## Requirement
Copy all lines containing the string "listed" from the records below.

Stored data
====================

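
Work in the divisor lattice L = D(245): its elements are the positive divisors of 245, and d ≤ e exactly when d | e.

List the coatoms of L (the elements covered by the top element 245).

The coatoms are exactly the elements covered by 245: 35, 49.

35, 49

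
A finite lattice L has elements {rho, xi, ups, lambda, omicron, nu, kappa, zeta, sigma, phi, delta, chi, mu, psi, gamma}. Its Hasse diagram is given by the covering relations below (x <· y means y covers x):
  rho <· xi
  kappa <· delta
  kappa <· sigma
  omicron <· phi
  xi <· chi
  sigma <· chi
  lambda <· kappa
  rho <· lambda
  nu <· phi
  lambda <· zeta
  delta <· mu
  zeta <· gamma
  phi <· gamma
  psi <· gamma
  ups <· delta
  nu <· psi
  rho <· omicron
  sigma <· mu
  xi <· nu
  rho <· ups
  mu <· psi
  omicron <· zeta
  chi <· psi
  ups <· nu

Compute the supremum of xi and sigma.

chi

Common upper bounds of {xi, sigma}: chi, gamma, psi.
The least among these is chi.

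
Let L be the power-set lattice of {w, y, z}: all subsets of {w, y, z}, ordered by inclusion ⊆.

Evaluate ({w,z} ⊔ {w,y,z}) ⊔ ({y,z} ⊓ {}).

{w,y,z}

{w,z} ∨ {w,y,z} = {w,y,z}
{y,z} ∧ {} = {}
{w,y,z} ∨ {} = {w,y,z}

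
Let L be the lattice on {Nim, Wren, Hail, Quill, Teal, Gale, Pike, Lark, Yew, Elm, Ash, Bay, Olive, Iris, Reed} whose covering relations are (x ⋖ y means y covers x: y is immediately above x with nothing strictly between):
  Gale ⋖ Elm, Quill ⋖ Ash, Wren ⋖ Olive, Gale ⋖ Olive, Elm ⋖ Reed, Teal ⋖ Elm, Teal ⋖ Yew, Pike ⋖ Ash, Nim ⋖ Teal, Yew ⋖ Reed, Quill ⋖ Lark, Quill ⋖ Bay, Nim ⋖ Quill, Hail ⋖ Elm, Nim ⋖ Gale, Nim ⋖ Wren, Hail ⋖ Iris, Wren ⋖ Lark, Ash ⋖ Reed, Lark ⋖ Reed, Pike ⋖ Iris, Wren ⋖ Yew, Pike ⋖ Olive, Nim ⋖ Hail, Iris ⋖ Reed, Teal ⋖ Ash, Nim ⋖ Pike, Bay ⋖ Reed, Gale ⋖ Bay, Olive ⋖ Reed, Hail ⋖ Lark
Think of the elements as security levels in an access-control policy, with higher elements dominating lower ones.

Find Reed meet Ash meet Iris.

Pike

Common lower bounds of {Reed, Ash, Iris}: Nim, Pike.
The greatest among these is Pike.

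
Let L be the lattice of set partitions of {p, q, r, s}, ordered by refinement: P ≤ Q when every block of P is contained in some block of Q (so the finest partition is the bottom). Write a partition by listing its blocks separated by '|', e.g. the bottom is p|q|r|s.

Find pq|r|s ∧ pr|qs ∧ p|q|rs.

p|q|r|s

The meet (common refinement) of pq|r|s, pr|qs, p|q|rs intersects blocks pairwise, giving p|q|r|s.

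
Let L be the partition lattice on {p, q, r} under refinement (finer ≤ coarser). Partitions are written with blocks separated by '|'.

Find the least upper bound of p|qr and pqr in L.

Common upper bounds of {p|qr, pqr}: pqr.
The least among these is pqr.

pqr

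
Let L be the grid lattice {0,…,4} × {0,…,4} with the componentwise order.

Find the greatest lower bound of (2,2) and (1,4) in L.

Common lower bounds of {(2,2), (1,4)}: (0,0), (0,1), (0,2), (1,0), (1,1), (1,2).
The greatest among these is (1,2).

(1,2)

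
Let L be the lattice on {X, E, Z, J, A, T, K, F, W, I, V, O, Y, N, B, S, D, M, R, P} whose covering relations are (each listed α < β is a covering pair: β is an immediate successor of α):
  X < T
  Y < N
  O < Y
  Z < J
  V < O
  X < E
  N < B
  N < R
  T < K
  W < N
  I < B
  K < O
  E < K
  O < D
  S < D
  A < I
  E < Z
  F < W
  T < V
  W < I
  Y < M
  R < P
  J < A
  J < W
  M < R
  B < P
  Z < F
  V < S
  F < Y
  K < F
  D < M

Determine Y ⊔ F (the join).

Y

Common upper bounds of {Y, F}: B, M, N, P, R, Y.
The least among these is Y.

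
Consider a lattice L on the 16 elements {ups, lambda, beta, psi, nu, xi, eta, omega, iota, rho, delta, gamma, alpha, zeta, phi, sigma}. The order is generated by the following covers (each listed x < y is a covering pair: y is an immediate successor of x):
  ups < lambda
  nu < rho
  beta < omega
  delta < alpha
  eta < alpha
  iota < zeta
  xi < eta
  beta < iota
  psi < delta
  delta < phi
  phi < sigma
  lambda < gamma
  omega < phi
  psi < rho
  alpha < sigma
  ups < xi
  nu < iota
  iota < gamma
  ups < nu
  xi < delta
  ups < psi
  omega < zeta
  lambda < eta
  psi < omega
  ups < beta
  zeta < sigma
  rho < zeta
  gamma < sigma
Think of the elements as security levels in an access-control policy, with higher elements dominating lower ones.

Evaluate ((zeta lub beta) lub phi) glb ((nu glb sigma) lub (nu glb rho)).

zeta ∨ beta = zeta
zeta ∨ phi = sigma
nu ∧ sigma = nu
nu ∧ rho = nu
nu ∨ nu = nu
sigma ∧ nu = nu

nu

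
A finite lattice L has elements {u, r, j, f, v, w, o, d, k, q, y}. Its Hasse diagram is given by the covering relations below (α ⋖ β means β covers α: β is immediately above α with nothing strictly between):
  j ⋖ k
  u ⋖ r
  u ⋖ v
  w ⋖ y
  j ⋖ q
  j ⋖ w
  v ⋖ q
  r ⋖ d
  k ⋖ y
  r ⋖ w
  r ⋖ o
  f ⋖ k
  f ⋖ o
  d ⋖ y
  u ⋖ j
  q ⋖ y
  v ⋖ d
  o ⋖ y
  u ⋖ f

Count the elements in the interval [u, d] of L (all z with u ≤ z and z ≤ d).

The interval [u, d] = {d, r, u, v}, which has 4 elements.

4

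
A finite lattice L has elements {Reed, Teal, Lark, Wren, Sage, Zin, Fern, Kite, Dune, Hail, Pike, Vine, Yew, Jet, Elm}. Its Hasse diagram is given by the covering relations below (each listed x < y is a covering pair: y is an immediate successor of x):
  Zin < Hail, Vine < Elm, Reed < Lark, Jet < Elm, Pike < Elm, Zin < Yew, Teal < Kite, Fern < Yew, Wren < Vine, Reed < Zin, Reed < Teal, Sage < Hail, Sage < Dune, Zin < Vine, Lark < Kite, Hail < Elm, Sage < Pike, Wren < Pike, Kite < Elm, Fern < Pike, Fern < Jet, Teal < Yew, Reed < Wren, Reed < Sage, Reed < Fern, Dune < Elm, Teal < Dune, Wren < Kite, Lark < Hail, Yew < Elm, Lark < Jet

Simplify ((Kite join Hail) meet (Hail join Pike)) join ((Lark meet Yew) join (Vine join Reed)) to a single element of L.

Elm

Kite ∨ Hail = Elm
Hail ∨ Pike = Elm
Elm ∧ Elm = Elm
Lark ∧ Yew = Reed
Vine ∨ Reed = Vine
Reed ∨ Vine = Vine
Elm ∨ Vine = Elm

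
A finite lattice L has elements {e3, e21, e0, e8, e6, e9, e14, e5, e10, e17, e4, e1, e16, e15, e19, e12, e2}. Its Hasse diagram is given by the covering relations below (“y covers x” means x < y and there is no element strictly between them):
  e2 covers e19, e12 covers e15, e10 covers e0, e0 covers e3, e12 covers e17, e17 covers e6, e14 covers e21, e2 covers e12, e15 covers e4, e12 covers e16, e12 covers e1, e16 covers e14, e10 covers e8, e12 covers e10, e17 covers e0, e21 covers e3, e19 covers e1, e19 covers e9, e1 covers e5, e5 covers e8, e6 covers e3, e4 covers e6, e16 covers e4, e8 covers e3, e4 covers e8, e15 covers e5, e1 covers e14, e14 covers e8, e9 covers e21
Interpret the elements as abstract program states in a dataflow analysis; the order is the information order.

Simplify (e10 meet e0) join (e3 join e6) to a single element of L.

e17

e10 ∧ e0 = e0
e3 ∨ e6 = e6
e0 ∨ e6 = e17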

====================

## Solution for this problem
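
Let L be the lattice on {X, E, Z, J, A, T, K, F, W, I, V, O, Y, N, B, S, D, M, R, P} whose covering relations are (each listed α < β is a covering pair: β is an immediate successor of α):
Consider a lattice L on the 16 elements {ups, lambda, beta, psi, nu, xi, eta, omega, iota, rho, delta, gamma, alpha, zeta, phi, sigma}. The order is generated by the following covers (each listed x < y is a covering pair: y is an immediate successor of x):
A finite lattice L has elements {Reed, Teal, Lark, Wren, Sage, Zin, Fern, Kite, Dune, Hail, Pike, Vine, Yew, Jet, Elm}. Its Hasse diagram is given by the covering relations below (each listed x < y is a covering pair: y is an immediate successor of x):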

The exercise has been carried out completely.